---------- Supplied data ----------

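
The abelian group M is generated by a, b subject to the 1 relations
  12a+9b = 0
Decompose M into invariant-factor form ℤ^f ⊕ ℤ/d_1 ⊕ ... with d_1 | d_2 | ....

Answer: M ≅ ℤ^1 ⊕ ℤ/3

Derivation:
rank_ℚ(R)=1; free=2−1=1
SNF(R) diag = [3] → torsion [3]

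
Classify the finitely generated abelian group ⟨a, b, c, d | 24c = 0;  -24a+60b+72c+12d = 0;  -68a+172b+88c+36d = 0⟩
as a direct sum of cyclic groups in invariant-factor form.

rank_ℚ(R)=3; free=4−3=1
SNF(R) diag = [4, 12, 24] → torsion [4, 12, 24]

Answer: M ≅ ℤ^1 ⊕ ℤ/4 ⊕ ℤ/12 ⊕ ℤ/24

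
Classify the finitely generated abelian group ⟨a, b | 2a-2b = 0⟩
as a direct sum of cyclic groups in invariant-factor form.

rank_ℚ(R)=1; free=2−1=1
SNF(R) diag = [2] → torsion [2]

Answer: M ≅ ℤ^1 ⊕ ℤ/2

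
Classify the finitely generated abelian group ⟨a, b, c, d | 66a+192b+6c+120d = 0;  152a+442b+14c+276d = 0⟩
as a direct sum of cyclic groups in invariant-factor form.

rank_ℚ(R)=2; free=4−2=2
SNF(R) diag = [2, 6] → torsion [2, 6]

Answer: M ≅ ℤ^2 ⊕ ℤ/2 ⊕ ℤ/6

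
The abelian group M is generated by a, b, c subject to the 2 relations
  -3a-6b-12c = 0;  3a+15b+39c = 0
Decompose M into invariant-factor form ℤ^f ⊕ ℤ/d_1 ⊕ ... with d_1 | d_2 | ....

Answer: M ≅ ℤ^1 ⊕ ℤ/3 ⊕ ℤ/9

Derivation:
rank_ℚ(R)=2; free=3−2=1
SNF(R) diag = [3, 9] → torsion [3, 9]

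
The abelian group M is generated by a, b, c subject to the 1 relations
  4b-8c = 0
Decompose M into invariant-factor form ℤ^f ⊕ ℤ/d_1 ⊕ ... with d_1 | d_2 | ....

Answer: M ≅ ℤ^2 ⊕ ℤ/4

Derivation:
rank_ℚ(R)=1; free=3−1=2
SNF(R) diag = [4] → torsion [4]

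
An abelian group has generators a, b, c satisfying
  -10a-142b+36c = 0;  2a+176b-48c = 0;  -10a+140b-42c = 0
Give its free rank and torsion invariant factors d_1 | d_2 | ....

rank_ℚ(R)=3; free=3−3=0
SNF(R) diag = [2, 6, 6] → torsion [2, 6, 6]

Answer: M ≅ ℤ/2 ⊕ ℤ/6 ⊕ ℤ/6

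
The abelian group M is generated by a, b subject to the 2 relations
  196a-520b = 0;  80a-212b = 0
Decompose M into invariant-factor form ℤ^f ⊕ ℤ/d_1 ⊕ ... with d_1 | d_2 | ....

rank_ℚ(R)=2; free=2−2=0
SNF(R) diag = [4, 12] → torsion [4, 12]

Answer: M ≅ ℤ/4 ⊕ ℤ/12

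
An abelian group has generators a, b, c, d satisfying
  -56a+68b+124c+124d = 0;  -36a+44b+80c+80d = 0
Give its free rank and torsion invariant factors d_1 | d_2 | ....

Answer: M ≅ ℤ^2 ⊕ ℤ/4 ⊕ ℤ/4

Derivation:
rank_ℚ(R)=2; free=4−2=2
SNF(R) diag = [4, 4] → torsion [4, 4]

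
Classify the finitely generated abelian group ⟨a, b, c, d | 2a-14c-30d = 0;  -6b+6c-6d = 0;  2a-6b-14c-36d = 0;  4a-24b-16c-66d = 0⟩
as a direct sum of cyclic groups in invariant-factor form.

rank_ℚ(R)=4; free=4−4=0
SNF(R) diag = [2, 6, 6, 18] → torsion [2, 6, 6, 18]

Answer: M ≅ ℤ/2 ⊕ ℤ/6 ⊕ ℤ/6 ⊕ ℤ/18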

----------

Work required → If a line in the listing has "generators" in it, report that line.

Result for this exercise →
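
An abelian group has generators a, b, c satisfying
An abelian group has generators a, b, c, d satisfying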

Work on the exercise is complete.